▶ About this task
An exact transcription of the lines below, from the first through the one containing "75 ≤ t < 90", is the only output wanted.

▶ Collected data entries
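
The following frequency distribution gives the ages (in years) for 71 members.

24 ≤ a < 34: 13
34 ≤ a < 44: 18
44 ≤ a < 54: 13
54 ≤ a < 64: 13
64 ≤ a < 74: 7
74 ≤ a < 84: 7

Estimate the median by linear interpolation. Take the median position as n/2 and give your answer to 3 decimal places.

47.462

Cumulative frequencies: 13, 31, 44, 57, 64, 71
n = 71; position = n/2 = 35.5.
This falls in the class 44 ≤ a < 54: L = 44, F = 31, f = 13, h = 10.
Median ≈ 44 + ((35.5 − 31) / 13) × 10 = 47.4615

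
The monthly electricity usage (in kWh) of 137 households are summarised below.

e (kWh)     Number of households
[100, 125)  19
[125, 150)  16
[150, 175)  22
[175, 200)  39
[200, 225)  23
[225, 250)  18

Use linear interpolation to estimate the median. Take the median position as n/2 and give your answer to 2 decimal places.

Cumulative frequencies: 19, 35, 57, 96, 119, 137
n = 137; position = n/2 = 68.5.
This falls in the class [175, 200): L = 175, F = 57, f = 39, h = 25.
Median ≈ 175 + ((68.5 − 57) / 39) × 25 = 182.3718

182.37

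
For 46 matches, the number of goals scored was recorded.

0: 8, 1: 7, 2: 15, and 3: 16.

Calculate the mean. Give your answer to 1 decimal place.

Values: 0, 1, 2, 3
Σfx = 8×0 + 7×1 + 15×2 + 16×3 = 85
n = Σf = 46
Mean = 85 / 46 = 1.8478

1.8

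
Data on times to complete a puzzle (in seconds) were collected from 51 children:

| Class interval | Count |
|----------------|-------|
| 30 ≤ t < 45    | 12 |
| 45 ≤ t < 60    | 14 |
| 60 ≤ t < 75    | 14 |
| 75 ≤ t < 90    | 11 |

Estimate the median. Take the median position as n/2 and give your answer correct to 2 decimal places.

Cumulative frequencies: 12, 26, 40, 51
n = 51; position = n/2 = 25.5.
This falls in the class 45 ≤ t < 60: L = 45, F = 12, f = 14, h = 15.
Median ≈ 45 + ((25.5 − 12) / 14) × 15 = 59.4643

59.46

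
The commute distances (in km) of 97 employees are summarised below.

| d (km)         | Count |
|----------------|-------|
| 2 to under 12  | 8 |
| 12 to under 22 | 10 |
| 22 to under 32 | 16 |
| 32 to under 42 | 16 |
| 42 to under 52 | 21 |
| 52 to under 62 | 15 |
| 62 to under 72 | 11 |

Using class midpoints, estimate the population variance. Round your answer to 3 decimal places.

311.404

Midpoints: 7, 17, 27, 37, 47, 57, 67
n = 97, Σfm = 3829, mean = 39.4742
Σfm² = 181353
Σf(m − x̄)² = Σfm² − (Σfm)²/n = 181353 − 3829²/97 = 30206.1856
Population variance = 30206.1856 / 97 = 311.4040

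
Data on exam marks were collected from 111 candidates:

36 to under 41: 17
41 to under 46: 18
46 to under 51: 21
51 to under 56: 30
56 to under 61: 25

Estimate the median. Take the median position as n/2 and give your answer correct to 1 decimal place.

Cumulative frequencies: 17, 35, 56, 86, 111
n = 111; position = n/2 = 55.5.
This falls in the class 46 to under 51: L = 46, F = 35, f = 21, h = 5.
Median ≈ 46 + ((55.5 − 35) / 21) × 5 = 50.8810

50.9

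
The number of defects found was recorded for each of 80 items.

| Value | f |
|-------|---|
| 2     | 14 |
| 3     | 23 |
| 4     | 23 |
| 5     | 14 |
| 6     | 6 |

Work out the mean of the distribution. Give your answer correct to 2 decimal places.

Values: 2, 3, 4, 5, 6
Σfx = 14×2 + 23×3 + 23×4 + 14×5 + 6×6 = 295
n = Σf = 80
Mean = 295 / 80 = 3.6875

3.69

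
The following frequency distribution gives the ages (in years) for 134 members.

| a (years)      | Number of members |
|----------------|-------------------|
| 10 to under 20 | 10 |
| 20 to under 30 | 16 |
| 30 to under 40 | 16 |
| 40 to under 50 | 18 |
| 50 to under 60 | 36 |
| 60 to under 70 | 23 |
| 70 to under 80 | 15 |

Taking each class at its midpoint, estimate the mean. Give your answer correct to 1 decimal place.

48.7

Midpoints: 15, 25, 35, 45, 55, 65, 75
Σfm = 10×15 + 16×25 + 16×35 + 18×45 + 36×55 + 23×65 + 15×75 = 6520
n = Σf = 134
Mean = 6520 / 134 = 48.6567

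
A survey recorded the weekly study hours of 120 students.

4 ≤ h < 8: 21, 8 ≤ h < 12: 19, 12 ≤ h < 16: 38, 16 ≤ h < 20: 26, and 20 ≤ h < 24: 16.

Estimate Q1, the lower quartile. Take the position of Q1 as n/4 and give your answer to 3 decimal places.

Cumulative frequencies: 21, 40, 78, 104, 120
n = 120; position = n/4 = 30.
This falls in the class 8 ≤ h < 12: L = 8, F = 21, f = 19, h = 4.
Lower quartile ≈ 8 + ((30 − 21) / 19) × 4 = 9.8947

9.895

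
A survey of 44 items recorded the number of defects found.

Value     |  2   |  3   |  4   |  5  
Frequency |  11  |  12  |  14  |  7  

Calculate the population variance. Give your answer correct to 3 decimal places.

Values: 2, 3, 4, 5
n = 44, Σfx = 149, mean = 3.3864
Σfx² = 551
Σf(x − x̄)² = Σfx² − (Σfx)²/n = 551 − 149²/44 = 46.4318
Population variance = 46.4318 / 44 = 1.0553

1.055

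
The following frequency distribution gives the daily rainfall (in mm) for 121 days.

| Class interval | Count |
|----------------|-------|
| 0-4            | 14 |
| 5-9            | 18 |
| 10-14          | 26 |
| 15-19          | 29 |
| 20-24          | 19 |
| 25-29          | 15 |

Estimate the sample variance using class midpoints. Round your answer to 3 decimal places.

57.917

Midpoints: 2, 7, 12, 17, 22, 27
n = 121, Σfm = 1782, mean = 14.7273
Σfm² = 33194
Σf(m − x̄)² = Σfm² − (Σfm)²/n = 33194 − 1782²/121 = 6950.0000
Sample variance = 6950.0000 / 120 = 57.9167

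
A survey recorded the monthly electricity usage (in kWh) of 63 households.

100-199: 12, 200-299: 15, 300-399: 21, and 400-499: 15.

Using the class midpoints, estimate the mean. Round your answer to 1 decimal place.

Midpoints: 149.5, 249.5, 349.5, 449.5
Σfm = 12×149.5 + 15×249.5 + 21×349.5 + 15×449.5 = 19618.5
n = Σf = 63
Mean = 19618.5 / 63 = 311.4048

311.4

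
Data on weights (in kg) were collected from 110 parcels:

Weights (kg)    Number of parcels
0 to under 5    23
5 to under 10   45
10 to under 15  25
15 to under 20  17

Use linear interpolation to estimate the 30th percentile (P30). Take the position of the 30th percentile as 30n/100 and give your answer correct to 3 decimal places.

Cumulative frequencies: 23, 68, 93, 110
n = 110; position = 30n/100 = 33.
This falls in the class 5 to under 10: L = 5, F = 23, f = 45, h = 5.
30th percentile ≈ 5 + ((33 − 23) / 45) × 5 = 6.1111

6.111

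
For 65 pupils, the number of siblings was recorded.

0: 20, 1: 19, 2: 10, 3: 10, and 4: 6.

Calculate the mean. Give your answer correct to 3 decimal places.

Values: 0, 1, 2, 3, 4
Σfx = 20×0 + 19×1 + 10×2 + 10×3 + 6×4 = 93
n = Σf = 65
Mean = 93 / 65 = 1.4308

1.431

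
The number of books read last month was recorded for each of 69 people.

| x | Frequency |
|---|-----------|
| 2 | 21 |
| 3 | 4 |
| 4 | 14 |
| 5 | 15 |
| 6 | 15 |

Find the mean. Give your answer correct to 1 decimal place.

4.0

Values: 2, 3, 4, 5, 6
Σfx = 21×2 + 4×3 + 14×4 + 15×5 + 15×6 = 275
n = Σf = 69
Mean = 275 / 69 = 3.9855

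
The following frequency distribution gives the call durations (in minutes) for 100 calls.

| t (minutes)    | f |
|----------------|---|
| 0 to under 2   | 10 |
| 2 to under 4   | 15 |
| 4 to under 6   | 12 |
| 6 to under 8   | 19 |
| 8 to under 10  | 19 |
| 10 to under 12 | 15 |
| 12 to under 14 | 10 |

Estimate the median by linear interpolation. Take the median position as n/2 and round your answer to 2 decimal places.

Cumulative frequencies: 10, 25, 37, 56, 75, 90, 100
n = 100; position = n/2 = 50.
This falls in the class 6 to under 8: L = 6, F = 37, f = 19, h = 2.
Median ≈ 6 + ((50 − 37) / 19) × 2 = 7.3684

7.37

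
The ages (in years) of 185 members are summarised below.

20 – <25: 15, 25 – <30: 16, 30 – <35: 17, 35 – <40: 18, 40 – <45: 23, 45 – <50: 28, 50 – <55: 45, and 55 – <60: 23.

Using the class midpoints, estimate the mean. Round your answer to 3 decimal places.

Midpoints: 22.5, 27.5, 32.5, 37.5, 42.5, 47.5, 52.5, 57.5
Σfm = 15×22.5 + 16×27.5 + 17×32.5 + 18×37.5 + 23×42.5 + 28×47.5 + 45×52.5 + 23×57.5 = 7997.5
n = Σf = 185
Mean = 7997.5 / 185 = 43.2297

43.230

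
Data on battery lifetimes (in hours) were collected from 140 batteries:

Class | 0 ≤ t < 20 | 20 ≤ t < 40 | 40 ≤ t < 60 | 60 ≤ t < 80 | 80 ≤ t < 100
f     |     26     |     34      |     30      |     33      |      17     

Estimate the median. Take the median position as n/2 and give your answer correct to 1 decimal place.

Cumulative frequencies: 26, 60, 90, 123, 140
n = 140; position = n/2 = 70.
This falls in the class 40 ≤ t < 60: L = 40, F = 60, f = 30, h = 20.
Median ≈ 40 + ((70 − 60) / 30) × 20 = 46.6667

46.7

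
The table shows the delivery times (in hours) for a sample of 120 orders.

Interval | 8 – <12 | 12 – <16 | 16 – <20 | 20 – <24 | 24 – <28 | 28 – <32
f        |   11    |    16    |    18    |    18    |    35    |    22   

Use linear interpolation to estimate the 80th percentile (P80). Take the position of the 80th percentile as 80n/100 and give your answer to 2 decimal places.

27.77

Cumulative frequencies: 11, 27, 45, 63, 98, 120
n = 120; position = 80n/100 = 96.
This falls in the class 24 – <28: L = 24, F = 63, f = 35, h = 4.
80th percentile ≈ 24 + ((96 − 63) / 35) × 4 = 27.7714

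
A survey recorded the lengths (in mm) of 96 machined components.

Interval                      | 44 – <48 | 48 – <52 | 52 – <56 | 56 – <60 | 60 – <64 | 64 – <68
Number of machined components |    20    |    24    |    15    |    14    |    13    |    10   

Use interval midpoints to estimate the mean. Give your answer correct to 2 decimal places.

Midpoints: 46, 50, 54, 58, 62, 66
Σfm = 20×46 + 24×50 + 15×54 + 14×58 + 13×62 + 10×66 = 5208
n = Σf = 96
Mean = 5208 / 96 = 54.2500

54.25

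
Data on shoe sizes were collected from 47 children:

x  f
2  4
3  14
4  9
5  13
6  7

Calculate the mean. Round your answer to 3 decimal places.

4.106

Values: 2, 3, 4, 5, 6
Σfx = 4×2 + 14×3 + 9×4 + 13×5 + 7×6 = 193
n = Σf = 47
Mean = 193 / 47 = 4.1064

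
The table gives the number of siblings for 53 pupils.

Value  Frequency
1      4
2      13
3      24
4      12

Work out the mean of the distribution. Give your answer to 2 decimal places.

2.83

Values: 1, 2, 3, 4
Σfx = 4×1 + 13×2 + 24×3 + 12×4 = 150
n = Σf = 53
Mean = 150 / 53 = 2.8302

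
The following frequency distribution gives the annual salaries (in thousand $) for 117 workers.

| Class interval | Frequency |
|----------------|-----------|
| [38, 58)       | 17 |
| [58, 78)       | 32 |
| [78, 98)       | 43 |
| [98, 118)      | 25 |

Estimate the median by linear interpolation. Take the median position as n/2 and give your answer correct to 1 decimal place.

82.4

Cumulative frequencies: 17, 49, 92, 117
n = 117; position = n/2 = 58.5.
This falls in the class [78, 98): L = 78, F = 49, f = 43, h = 20.
Median ≈ 78 + ((58.5 − 49) / 43) × 20 = 82.4186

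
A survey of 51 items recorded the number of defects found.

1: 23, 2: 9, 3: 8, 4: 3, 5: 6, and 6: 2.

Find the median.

2

Cumulative frequencies: 23, 32, 40, 43, 49, 51
n = 51, so the median is the value in position (n+1)/2 = 26.
Position 26 falls at value 2.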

▶ Exercise answer
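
The following frequency distribution gives the ages (in years) for 71 members.

24 ≤ a < 34: 13
34 ≤ a < 44: 18
44 ≤ a < 54: 13
54 ≤ a < 64: 13
64 ≤ a < 74: 7
74 ≤ a < 84: 7

Estimate the median by linear interpolation. Take the median position as n/2 and give your answer to 3 decimal places.

47.462

Cumulative frequencies: 13, 31, 44, 57, 64, 71
n = 71; position = n/2 = 35.5.
This falls in the class 44 ≤ a < 54: L = 44, F = 31, f = 13, h = 10.
Median ≈ 44 + ((35.5 − 31) / 13) × 10 = 47.4615

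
The monthly electricity usage (in kWh) of 137 households are summarised below.

e (kWh)     Number of households
[100, 125)  19
[125, 150)  16
[150, 175)  22
[175, 200)  39
[200, 225)  23
[225, 250)  18

Use linear interpolation to estimate the median. Take the median position as n/2 and give your answer to 2 decimal places.

Cumulative frequencies: 19, 35, 57, 96, 119, 137
n = 137; position = n/2 = 68.5.
This falls in the class [175, 200): L = 175, F = 57, f = 39, h = 25.
Median ≈ 175 + ((68.5 − 57) / 39) × 25 = 182.3718

182.37

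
For 46 matches, the number of goals scored was recorded.

0: 8, 1: 7, 2: 15, and 3: 16.

Calculate the mean. Give your answer to 1 decimal place.

Values: 0, 1, 2, 3
Σfx = 8×0 + 7×1 + 15×2 + 16×3 = 85
n = Σf = 46
Mean = 85 / 46 = 1.8478

1.8

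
Data on times to complete a puzzle (in seconds) were collected from 51 children:

| Class interval | Count |
|----------------|-------|
| 30 ≤ t < 45    | 12 |
| 45 ≤ t < 60    | 14 |
| 60 ≤ t < 75    | 14 |
| 75 ≤ t < 90    | 11 |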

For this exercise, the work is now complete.